Records for processing.
☆ ☆ ☆ ☆ ☆

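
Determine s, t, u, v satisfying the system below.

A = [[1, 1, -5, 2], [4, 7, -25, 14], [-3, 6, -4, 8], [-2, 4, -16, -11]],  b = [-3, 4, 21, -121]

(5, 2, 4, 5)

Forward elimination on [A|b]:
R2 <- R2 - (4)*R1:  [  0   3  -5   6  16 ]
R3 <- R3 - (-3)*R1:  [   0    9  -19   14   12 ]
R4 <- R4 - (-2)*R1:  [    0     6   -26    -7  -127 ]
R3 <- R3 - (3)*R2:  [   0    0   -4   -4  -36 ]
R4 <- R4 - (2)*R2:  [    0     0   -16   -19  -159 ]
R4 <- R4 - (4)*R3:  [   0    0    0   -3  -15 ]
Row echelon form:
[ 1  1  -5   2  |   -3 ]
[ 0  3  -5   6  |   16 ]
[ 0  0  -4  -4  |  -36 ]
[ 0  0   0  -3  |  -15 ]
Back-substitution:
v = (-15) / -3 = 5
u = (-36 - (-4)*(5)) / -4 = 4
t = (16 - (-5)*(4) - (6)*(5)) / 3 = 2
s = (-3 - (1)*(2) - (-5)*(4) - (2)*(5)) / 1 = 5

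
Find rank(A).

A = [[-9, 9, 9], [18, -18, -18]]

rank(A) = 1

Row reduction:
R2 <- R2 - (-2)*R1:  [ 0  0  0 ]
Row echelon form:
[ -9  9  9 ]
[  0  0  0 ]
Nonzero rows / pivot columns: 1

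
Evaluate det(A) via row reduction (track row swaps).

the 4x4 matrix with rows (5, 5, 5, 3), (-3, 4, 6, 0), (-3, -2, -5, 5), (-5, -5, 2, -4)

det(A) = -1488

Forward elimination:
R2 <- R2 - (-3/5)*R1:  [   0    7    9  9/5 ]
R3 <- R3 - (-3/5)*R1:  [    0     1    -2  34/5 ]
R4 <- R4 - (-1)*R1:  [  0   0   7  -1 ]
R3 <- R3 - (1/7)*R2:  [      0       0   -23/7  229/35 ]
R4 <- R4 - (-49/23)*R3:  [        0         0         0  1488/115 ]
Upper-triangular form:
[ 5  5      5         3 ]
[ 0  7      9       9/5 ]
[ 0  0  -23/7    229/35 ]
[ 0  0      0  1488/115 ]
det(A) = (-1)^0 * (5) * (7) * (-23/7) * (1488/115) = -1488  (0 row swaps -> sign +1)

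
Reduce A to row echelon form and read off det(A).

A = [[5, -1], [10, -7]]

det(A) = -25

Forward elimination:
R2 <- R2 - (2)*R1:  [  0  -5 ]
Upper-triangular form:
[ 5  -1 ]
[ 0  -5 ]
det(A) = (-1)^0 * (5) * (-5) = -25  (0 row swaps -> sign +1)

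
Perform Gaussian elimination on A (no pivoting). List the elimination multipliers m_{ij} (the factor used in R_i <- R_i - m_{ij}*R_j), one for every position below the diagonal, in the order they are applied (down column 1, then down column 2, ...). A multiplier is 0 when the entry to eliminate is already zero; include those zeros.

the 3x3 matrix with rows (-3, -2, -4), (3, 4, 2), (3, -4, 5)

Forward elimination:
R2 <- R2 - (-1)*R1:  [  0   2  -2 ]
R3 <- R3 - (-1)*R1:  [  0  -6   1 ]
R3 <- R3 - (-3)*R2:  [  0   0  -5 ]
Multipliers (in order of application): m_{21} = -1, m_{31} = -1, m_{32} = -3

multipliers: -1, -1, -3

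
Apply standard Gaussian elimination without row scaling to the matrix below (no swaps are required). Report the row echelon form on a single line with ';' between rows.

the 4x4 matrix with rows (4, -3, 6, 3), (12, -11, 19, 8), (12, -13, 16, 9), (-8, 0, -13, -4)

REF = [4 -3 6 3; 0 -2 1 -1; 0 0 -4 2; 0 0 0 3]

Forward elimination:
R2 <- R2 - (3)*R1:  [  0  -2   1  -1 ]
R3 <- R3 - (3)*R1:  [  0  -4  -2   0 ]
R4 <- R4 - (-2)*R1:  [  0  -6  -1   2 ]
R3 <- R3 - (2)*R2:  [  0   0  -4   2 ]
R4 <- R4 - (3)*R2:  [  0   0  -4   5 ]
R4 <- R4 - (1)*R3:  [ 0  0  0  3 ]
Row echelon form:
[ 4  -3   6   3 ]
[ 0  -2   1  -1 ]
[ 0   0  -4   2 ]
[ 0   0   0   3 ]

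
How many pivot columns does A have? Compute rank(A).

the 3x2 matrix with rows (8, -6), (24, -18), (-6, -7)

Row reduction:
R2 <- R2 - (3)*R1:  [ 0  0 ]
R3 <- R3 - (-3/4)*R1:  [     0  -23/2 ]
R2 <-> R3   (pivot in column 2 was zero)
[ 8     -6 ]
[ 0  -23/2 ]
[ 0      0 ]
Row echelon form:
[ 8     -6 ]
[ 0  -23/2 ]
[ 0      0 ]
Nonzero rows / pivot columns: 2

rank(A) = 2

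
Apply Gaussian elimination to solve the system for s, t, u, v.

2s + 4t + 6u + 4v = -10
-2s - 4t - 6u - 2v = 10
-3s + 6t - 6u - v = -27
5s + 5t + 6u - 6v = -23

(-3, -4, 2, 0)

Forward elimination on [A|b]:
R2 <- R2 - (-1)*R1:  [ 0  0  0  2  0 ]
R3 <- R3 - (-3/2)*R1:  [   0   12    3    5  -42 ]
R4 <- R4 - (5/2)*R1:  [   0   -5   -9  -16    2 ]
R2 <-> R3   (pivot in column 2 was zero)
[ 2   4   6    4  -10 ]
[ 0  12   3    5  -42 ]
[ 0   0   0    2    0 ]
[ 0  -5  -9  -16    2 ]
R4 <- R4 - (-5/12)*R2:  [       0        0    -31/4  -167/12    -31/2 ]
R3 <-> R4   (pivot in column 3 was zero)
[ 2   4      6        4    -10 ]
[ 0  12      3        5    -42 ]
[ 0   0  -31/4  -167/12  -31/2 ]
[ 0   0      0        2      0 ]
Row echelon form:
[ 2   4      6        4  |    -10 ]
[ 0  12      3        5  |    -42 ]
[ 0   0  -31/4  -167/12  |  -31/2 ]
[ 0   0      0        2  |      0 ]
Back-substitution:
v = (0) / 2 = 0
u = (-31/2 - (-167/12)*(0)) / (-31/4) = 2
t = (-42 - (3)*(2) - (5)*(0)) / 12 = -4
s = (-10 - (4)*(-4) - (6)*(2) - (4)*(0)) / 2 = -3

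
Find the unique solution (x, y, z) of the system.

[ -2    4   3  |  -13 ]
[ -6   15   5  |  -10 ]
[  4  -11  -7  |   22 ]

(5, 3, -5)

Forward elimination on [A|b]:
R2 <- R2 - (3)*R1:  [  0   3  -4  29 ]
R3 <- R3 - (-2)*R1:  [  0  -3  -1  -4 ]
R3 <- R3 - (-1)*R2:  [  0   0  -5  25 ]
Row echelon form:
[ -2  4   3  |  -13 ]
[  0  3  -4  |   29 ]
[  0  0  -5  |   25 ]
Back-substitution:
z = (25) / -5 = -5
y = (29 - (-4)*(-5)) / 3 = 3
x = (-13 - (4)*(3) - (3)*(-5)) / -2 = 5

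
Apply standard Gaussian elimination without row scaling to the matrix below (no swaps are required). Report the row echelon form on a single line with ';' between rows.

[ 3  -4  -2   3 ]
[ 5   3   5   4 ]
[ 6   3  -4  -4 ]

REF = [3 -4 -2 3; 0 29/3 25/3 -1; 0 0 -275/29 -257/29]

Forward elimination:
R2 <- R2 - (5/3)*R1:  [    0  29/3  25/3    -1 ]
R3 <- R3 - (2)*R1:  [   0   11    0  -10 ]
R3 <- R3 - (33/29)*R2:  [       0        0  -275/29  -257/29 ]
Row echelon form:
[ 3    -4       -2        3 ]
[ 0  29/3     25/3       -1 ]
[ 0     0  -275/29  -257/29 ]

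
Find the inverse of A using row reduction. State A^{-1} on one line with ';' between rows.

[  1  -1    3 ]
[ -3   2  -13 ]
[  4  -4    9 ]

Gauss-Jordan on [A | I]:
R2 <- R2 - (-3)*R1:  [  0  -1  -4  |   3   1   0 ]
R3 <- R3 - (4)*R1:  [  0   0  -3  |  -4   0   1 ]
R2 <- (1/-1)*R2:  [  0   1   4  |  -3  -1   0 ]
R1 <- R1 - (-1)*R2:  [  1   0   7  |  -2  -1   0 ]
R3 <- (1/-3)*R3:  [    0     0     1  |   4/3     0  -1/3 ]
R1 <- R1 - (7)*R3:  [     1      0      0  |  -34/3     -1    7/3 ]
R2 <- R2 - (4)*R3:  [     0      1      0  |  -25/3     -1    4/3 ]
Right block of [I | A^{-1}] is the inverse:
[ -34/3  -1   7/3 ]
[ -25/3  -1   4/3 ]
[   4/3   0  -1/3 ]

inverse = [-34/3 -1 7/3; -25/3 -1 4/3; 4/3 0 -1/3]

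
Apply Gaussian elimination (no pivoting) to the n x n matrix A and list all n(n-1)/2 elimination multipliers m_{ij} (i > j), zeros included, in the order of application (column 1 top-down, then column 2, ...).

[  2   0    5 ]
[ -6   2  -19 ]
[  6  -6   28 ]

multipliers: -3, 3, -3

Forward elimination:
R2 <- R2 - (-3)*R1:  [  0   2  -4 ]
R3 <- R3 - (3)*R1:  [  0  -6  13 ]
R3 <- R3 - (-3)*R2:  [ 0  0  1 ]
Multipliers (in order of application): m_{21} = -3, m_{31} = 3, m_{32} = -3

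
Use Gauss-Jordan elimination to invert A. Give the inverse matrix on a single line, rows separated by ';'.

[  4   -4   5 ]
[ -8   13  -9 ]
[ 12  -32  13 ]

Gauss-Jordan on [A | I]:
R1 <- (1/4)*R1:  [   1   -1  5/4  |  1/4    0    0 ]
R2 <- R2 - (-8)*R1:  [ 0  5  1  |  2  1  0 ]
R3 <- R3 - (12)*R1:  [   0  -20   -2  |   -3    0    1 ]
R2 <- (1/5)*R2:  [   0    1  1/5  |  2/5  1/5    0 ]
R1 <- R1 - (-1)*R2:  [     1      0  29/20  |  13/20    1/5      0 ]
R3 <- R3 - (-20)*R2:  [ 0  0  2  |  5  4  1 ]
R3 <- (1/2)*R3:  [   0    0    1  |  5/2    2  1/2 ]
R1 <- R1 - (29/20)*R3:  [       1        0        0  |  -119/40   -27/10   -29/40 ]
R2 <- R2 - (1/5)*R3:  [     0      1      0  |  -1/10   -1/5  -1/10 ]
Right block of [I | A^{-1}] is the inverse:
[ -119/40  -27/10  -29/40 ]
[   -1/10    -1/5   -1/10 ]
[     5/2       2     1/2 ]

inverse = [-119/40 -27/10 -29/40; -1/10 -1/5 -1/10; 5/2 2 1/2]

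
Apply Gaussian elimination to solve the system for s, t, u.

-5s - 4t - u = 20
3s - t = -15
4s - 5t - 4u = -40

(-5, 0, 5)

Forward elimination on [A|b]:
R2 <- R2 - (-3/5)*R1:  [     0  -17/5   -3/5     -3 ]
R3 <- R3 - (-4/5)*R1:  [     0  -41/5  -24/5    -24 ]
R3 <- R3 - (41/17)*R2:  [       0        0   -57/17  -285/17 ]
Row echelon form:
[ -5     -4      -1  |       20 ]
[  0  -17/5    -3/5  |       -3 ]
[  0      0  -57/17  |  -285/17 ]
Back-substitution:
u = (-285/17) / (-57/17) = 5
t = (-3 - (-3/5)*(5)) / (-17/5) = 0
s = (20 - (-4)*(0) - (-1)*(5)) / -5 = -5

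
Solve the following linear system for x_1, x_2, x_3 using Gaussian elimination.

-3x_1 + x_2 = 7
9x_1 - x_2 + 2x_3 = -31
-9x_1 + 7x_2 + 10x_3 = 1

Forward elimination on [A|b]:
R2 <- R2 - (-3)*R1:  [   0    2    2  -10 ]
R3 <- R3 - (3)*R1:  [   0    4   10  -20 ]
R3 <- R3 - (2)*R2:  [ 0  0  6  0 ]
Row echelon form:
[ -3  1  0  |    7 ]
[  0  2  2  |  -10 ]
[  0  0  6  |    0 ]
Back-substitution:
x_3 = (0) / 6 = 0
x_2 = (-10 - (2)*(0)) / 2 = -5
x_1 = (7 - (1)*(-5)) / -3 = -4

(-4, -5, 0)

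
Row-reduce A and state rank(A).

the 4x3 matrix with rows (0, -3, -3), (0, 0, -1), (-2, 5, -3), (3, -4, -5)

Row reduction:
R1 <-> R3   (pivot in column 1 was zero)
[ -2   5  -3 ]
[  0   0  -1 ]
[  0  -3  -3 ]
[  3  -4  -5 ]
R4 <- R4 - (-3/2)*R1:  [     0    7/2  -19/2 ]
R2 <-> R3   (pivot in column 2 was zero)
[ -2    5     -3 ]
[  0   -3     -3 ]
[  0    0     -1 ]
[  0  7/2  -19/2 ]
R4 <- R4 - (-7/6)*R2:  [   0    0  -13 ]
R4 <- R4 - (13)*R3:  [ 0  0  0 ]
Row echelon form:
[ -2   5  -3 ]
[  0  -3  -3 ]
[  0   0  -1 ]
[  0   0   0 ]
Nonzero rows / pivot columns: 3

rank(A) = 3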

☆ ☆ ☆ ☆ ☆

Task item.
Select the lines in this material that hold the word "system", leaving none out.

Your response.
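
Determine s, t, u, v satisfying the system below.
Apply Gaussian elimination to solve the system for s, t, u, v.
Find the unique solution (x, y, z) of the system.
Apply Gaussian elimination to solve the system for s, t, u.
Solve the following linear system for x_1, x_2, x_3 using Gaussian elimination.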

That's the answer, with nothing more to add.